**What is needed:** Transcribe, word for word and with nothing extra, the line containing "medhebuh: measdhebuh" and each line that comes after it in the entries.

(Data items)
'''

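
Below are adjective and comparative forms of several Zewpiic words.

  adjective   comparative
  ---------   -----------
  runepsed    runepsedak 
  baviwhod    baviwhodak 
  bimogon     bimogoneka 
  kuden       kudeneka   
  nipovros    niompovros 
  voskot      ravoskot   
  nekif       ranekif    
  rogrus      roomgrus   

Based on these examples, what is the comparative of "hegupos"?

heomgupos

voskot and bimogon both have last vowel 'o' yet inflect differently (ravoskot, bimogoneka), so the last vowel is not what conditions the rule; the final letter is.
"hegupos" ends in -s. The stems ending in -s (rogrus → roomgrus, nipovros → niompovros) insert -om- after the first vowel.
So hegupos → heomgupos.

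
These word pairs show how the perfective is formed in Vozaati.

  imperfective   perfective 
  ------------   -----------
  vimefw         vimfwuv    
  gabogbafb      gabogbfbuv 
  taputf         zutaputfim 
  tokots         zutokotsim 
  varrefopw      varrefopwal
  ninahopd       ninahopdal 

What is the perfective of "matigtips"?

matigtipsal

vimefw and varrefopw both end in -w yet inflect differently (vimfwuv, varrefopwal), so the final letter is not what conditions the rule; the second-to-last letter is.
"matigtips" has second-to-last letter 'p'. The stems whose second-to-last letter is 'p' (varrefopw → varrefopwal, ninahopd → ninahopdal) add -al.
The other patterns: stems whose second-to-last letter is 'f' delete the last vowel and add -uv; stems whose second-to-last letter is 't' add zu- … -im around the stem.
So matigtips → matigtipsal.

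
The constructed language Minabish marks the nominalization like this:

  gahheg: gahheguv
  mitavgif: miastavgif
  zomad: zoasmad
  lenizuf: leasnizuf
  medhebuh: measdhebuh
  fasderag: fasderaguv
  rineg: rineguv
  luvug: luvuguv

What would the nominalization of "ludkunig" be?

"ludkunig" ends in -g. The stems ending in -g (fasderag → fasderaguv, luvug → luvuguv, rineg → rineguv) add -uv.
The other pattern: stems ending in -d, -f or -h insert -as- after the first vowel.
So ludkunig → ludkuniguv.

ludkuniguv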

'''

**Solution to this problem:**
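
  medhebuh: measdhebuh
  fasderag: fasderaguv
  rineg: rineguv
  luvug: luvuguv

What would the nominalization of "ludkunig" be?

"ludkunig" ends in -g. The stems ending in -g (fasderag → fasderaguv, luvug → luvuguv, rineg → rineguv) add -uv.
The other pattern: stems ending in -d, -f or -h insert -as- after the first vowel.
So ludkunig → ludkuniguv.

ludkuniguv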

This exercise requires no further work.